Stored data entries
--
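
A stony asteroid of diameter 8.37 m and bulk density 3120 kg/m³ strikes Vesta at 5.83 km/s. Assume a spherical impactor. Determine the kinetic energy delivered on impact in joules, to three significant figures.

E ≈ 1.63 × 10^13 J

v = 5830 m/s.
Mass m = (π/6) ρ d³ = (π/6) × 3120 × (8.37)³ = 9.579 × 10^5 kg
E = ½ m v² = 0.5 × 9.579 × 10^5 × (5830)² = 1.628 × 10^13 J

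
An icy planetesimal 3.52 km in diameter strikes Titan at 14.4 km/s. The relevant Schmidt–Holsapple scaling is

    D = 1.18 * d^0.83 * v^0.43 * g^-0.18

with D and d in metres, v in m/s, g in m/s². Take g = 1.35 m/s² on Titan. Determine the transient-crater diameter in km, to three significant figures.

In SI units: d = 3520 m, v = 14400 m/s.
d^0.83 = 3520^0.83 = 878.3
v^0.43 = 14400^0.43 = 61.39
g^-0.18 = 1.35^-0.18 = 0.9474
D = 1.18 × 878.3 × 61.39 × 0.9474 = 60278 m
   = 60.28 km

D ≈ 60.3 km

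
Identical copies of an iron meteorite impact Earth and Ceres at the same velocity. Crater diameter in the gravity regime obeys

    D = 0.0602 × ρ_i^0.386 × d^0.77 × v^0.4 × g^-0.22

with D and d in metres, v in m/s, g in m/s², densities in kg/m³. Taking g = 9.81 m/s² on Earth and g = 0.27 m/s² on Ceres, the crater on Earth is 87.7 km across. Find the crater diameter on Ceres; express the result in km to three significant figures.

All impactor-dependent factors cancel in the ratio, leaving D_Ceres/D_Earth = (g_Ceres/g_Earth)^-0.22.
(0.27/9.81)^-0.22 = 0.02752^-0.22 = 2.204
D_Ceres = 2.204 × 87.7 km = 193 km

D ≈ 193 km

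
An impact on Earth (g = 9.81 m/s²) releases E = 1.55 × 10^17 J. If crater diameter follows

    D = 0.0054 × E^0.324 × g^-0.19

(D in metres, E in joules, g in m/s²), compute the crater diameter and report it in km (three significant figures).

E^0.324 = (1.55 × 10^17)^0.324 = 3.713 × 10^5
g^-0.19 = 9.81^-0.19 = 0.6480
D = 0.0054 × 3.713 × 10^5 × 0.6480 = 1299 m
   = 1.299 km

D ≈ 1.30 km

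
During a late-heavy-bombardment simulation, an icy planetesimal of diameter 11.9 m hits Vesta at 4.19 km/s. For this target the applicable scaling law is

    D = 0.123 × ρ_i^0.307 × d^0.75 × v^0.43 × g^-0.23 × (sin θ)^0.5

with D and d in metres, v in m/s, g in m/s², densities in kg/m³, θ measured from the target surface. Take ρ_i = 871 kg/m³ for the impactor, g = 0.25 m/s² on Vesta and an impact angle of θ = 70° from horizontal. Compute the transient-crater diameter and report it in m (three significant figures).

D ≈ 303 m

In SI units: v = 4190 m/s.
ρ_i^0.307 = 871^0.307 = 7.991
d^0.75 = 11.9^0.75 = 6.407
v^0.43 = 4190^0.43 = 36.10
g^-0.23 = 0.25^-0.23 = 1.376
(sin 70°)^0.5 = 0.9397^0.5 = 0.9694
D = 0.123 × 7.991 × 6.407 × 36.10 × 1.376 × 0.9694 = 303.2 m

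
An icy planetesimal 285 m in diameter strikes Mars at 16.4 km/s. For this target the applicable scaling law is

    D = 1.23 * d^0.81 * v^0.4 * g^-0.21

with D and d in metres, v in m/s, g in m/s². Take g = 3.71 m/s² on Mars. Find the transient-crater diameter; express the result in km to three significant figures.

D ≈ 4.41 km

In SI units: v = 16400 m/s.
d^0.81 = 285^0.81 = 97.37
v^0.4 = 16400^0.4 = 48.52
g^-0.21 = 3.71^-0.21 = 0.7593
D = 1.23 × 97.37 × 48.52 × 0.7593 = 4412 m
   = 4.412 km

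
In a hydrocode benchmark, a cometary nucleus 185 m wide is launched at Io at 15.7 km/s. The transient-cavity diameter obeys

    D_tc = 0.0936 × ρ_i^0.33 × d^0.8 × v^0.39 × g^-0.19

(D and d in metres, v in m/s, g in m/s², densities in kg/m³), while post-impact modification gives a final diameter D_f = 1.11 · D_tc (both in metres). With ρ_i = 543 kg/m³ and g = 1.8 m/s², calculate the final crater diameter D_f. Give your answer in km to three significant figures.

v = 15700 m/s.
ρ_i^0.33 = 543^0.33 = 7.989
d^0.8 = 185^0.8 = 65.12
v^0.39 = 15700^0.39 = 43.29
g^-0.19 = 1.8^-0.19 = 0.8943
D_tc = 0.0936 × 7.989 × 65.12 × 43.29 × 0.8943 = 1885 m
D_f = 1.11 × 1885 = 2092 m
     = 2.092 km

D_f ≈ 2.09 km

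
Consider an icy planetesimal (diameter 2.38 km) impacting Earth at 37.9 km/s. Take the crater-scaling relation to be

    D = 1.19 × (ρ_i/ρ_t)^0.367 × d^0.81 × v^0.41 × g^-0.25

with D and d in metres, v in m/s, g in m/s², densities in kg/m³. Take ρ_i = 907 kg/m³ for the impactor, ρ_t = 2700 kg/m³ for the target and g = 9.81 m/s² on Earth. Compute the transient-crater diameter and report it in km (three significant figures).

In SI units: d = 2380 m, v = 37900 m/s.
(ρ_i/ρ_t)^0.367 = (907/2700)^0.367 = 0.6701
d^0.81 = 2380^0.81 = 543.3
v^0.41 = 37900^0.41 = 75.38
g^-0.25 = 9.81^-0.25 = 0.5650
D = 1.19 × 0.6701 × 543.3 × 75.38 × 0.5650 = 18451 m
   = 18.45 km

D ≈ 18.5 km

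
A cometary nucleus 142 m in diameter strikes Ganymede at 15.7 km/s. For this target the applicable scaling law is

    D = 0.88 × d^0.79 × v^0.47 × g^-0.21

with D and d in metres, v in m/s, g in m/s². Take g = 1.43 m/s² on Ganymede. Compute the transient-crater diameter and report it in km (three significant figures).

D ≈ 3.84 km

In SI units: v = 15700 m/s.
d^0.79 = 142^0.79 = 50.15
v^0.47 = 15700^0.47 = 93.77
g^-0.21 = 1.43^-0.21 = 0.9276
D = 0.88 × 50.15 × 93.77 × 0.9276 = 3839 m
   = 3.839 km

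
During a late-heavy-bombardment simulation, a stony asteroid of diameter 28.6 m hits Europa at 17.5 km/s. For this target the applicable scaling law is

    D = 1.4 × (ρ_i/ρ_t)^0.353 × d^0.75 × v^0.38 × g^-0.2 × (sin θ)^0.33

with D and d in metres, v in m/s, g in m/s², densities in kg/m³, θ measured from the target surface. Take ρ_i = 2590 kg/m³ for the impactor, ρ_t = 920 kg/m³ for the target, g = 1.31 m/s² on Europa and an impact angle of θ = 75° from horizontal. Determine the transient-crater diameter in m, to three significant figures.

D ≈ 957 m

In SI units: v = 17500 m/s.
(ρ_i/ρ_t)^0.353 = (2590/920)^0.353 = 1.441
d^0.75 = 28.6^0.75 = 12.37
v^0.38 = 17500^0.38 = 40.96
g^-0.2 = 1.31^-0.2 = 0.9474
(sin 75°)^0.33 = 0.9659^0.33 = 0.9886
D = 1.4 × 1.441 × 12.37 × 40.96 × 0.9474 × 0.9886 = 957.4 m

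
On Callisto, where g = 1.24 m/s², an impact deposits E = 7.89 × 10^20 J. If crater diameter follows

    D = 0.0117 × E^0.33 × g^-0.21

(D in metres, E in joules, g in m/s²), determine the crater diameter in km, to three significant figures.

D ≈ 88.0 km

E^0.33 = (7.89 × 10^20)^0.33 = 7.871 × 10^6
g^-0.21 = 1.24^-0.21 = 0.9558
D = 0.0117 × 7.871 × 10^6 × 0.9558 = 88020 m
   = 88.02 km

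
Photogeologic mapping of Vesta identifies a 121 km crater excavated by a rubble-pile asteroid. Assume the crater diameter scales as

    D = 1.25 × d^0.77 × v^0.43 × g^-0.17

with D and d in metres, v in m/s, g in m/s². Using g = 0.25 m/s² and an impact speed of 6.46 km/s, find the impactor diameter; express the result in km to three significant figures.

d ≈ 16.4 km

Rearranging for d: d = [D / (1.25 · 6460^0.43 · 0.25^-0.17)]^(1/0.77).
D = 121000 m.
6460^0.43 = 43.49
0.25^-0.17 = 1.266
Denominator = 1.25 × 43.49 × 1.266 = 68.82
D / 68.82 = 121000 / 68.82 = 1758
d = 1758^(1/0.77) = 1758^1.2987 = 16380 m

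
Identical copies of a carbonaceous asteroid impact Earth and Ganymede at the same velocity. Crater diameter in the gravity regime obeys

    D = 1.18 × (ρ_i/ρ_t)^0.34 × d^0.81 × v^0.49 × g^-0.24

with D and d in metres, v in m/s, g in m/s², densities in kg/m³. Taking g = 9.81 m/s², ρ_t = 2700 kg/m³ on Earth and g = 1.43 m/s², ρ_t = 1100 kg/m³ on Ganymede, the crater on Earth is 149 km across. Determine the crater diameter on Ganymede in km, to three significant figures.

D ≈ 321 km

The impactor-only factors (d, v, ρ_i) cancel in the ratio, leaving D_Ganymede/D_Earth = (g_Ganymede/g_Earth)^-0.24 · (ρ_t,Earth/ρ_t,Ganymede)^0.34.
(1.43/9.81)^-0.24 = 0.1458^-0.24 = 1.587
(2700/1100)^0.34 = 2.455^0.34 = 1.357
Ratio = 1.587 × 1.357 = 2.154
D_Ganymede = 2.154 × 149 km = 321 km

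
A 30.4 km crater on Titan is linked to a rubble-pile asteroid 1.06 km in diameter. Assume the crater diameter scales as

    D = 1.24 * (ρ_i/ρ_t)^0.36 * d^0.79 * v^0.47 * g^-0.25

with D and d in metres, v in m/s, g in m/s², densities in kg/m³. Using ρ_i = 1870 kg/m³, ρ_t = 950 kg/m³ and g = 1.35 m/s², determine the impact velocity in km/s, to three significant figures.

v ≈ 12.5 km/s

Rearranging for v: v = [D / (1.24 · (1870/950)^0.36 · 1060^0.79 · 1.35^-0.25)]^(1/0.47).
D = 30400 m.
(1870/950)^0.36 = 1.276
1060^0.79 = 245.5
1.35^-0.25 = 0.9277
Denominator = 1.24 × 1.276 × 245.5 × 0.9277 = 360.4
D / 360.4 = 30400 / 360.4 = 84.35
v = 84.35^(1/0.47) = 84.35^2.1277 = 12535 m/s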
--
--- Task item ---
Supply only the count of lines above holding "this".

--- Output ---
4